(INPUT FOR THIS TASK begins)

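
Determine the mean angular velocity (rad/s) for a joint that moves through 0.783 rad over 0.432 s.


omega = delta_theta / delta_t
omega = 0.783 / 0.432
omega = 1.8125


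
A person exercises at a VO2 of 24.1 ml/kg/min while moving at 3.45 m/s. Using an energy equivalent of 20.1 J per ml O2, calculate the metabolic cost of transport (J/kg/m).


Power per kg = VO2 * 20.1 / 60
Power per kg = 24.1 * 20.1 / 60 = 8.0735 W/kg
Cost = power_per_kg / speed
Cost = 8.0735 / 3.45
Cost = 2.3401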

(INPUT FOR THIS TASK ends)
(INPUT FOR THIS TASK begins)

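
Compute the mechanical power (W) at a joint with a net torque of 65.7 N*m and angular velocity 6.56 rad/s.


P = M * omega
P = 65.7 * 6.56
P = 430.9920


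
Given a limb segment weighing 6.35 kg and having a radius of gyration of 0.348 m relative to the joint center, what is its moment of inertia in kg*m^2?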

(INPUT FOR THIS TASK ends)

**WHAT YOU WILL DO**
What you return should be exactly the lines above, starting at the one with "Compute the mechanical" and ending at the one with "Given a limb", and nothing else.

**SOLUTION TO THIS PROBLEM**
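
Compute the mechanical power (W) at a joint with a net torque of 65.7 N*m and angular velocity 6.56 rad/s.


P = M * omega
P = 65.7 * 6.56
P = 430.9920


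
Given a limb segment weighing 6.35 kg and having a radius of gyration of 0.348 m relative to the joint center, what is its moment of inertia in kg*m^2?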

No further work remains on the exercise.